Action item: Nothing but a number is expected: the count of lines in the data below that include "negation".

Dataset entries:
»»
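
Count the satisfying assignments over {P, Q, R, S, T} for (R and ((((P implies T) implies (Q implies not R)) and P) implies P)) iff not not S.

16

Initial set: {((R and ((((P implies T) implies (Q implies not R)) and P) implies P)) iff not not S)}.
((R and ((((P implies T) implies (Q implies not R)) and P) implies P)) iff not not S): β-rule — branch into (R and ((((P implies T) implies (Q implies not R)) and P) implies P)), not not S  //  not (R and ((((P implies T) implies (Q implies not R)) and P) implies P)), not not not S.
  branch 1 (add (R and ((((P implies T) implies (Q implies not R)) and P) implies P)), not not S):
    (R and ((((P implies T) implies (Q implies not R)) and P) implies P)): α-rule — add R, ((((P implies T) implies (Q implies not R)) and P) implies P).
    not not S: drop double negation, giving S.
    ((((P implies T) implies (Q implies not R)) and P) implies P): β-rule — branch into not (((P implies T) implies (Q implies not R)) and P)  //  P.
      branch 1.1 (add not (((P implies T) implies (Q implies not R)) and P)):
        not (((P implies T) implies (Q implies not R)) and P): β-rule — branch into not ((P implies T) implies (Q implies not R))  //  not P.
          branch 1.1.1 (add not ((P implies T) implies (Q implies not R))):
            not ((P implies T) implies (Q implies not R)): α-rule — add (P implies T), not (Q implies not R).
            not (Q implies not R): α-rule — add Q, not not R.
            (P implies T): β-rule — branch into not P  //  T.
              branch 1.1.1.1 (add not P):
                ○ open, literals {P=false, Q=true, R=true, S=true}.
              branch 1.1.1.2 (add T):
                ○ open, literals {Q=true, R=true, S=true, T=true}.
          branch 1.1.2 (add not P):
            ○ open, literals {P=false, R=true, S=true}.
      branch 1.2 (add P):
        ○ open, literals {P=true, R=true, S=true}.
  branch 2 (add not (R and ((((P implies T) implies (Q implies not R)) and P) implies P)), not not not S):
    not not not S: drop double negation, giving not S.
    not (R and ((((P implies T) implies (Q implies not R)) and P) implies P)): β-rule — branch into not R  //  not ((((P implies T) implies (Q implies not R)) and P) implies P).
      branch 2.1 (add not R):
        ○ open, literals {R=false, S=false}.
      branch 2.2 (add not ((((P implies T) implies (Q implies not R)) and P) implies P)):
        not ((((P implies T) implies (Q implies not R)) and P) implies P): α-rule — add (((P implies T) implies (Q implies not R)) and P), not P.
        (((P implies T) implies (Q implies not R)) and P): α-rule — add ((P implies T) implies (Q implies not R)), P.
        × closes — contains both P and not P.
1 branch closed, 5 open.
Each open branch fixes some atoms; the unmentioned ones are free. Counting distinct full assignments: branch {P=false, Q=true, R=true, S=true} (T) contributes 2 new; branch {Q=true, R=true, S=true, T=true} (P) contributes 1 new; branch {P=false, R=true, S=true} (Q, T) contributes 2 new; branch {P=true, R=true, S=true} (Q, T) contributes 3 new; branch {R=false, S=false} (P, Q, T) contributes 8 new. Total: 16.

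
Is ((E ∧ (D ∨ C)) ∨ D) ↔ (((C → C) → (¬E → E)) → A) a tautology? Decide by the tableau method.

Not valid

Assume the negation and expand:
Initial set: {¬(((E ∧ (D ∨ C)) ∨ D) ↔ (((C → C) → (¬E → E)) → A))}.
¬(((E ∧ (D ∨ C)) ∨ D) ↔ (((C → C) → (¬E → E)) → A)): β-rule — branch into ((E ∧ (D ∨ C)) ∨ D), ¬(((C → C) → (¬E → E)) → A)  //  ¬((E ∧ (D ∨ C)) ∨ D), (((C → C) → (¬E → E)) → A).
  branch 1 (add ((E ∧ (D ∨ C)) ∨ D), ¬(((C → C) → (¬E → E)) → A)):
    ¬(((C → C) → (¬E → E)) → A): α-rule — add ((C → C) → (¬E → E)), ¬A.
    ((E ∧ (D ∨ C)) ∨ D): β-rule — branch into (E ∧ (D ∨ C))  //  D.
      branch 1.1 (add (E ∧ (D ∨ C))):
        (E ∧ (D ∨ C)): α-rule — add E, (D ∨ C).
        ((C → C) → (¬E → E)): β-rule — branch into ¬(C → C)  //  (¬E → E).
          branch 1.1.1 (add ¬(C → C)):
            ¬(C → C): α-rule — add C, ¬C.
            × closes — contains both C and ¬C.
          branch 1.1.2 (add (¬E → E)):
            (D ∨ C): β-rule — branch into D  //  C.
              branch 1.1.2.1 (add D):
                (¬E → E): β-rule — branch into ¬¬E  //  E.
                  branch 1.1.2.1.1 (add ¬¬E):
                    ○ open, literals {A=F, D=T, E=T}.
                  branch 1.1.2.1.2 (add E):
                    ○ open, literals {A=F, D=T, E=T}.
              branch 1.1.2.2 (add C):
                (¬E → E): β-rule — branch into ¬¬E  //  E.
                  branch 1.1.2.2.1 (add ¬¬E):
                    ○ open, literals {A=F, C=T, E=T}.
                  branch 1.1.2.2.2 (add E):
                    ○ open, literals {A=F, C=T, E=T}.
      branch 1.2 (add D):
        ((C → C) → (¬E → E)): β-rule — branch into ¬(C → C)  //  (¬E → E).
          branch 1.2.1 (add ¬(C → C)):
            ¬(C → C): α-rule — add C, ¬C.
            × closes — contains both C and ¬C.
          branch 1.2.2 (add (¬E → E)):
            (¬E → E): β-rule — branch into ¬¬E  //  E.
              branch 1.2.2.1 (add ¬¬E):
                ○ open, literals {A=F, D=T, E=T}.
              branch 1.2.2.2 (add E):
                ○ open, literals {A=F, D=T, E=T}.
  branch 2 (add ¬((E ∧ (D ∨ C)) ∨ D), (((C → C) → (¬E → E)) → A)):
    ¬((E ∧ (D ∨ C)) ∨ D): α-rule — add ¬(E ∧ (D ∨ C)), ¬D.
    (((C → C) → (¬E → E)) → A): β-rule — branch into ¬((C → C) → (¬E → E))  //  A.
      branch 2.1 (add ¬((C → C) → (¬E → E))):
        ¬((C → C) → (¬E → E)): α-rule — add (C → C), ¬(¬E → E).
        ¬(¬E → E): α-rule — add ¬E, ¬E.
        ¬(E ∧ (D ∨ C)): β-rule — branch into ¬E  //  ¬(D ∨ C).
          branch 2.1.1 (add ¬E):
            (C → C): β-rule — branch into ¬C  //  C.
              branch 2.1.1.1 (add ¬C):
                ○ open, literals {C=F, D=F, E=F}.
              branch 2.1.1.2 (add C):
                ○ open, literals {C=T, D=F, E=F}.
          branch 2.1.2 (add ¬(D ∨ C)):
            ¬(D ∨ C): α-rule — add ¬D, ¬C.
            (C → C): β-rule — branch into ¬C  //  C.
              branch 2.1.2.1 (add ¬C):
                ○ open, literals {C=F, D=F, E=F}.
              branch 2.1.2.2 (add C):
                × closes — contains both C and ¬C.
      branch 2.2 (add A):
        ¬(E ∧ (D ∨ C)): β-rule — branch into ¬E  //  ¬(D ∨ C).
          branch 2.2.1 (add ¬E):
            ○ open, literals {A=T, D=F, E=F}.
          branch 2.2.2 (add ¬(D ∨ C)):
            ¬(D ∨ C): α-rule — add ¬D, ¬C.
            ○ open, literals {A=T, C=F, D=F}.
3 branches closed, 11 open.
An open branch gives a countermodel: A=F, D=T, E=T (unmentioned atoms arbitrary); under it the original formula is false.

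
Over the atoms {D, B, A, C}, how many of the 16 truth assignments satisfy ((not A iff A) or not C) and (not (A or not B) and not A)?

Initial set: {(((not A iff A) or not C) and (not (A or not B) and not A))}.
(((not A iff A) or not C) and (not (A or not B) and not A)): α-rule — add ((not A iff A) or not C), (not (A or not B) and not A).
(not (A or not B) and not A): α-rule — add not (A or not B), not A.
not (A or not B): α-rule — add not A, not not B.
((not A iff A) or not C): β-rule — branch into (not A iff A)  //  not C.
  branch 1 (add (not A iff A)):
    (not A iff A): β-rule — branch into not A, A  //  not not A, not A.
      branch 1.1 (add not A, A):
        × closes — contains both A and not A.
      branch 1.2 (add not not A, not A):
        × closes — contains both A and not A.
  branch 2 (add not C):
    ○ open, literals {A=false, B=true, C=false}.
2 branches closed, 1 open.
Each open branch fixes some atoms; the unmentioned ones are free. Counting distinct full assignments: branch {A=false, B=true, C=false} (D) contributes 2 new. Total: 2.

2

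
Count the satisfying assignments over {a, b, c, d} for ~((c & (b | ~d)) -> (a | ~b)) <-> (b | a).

6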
««
Response to this task: 3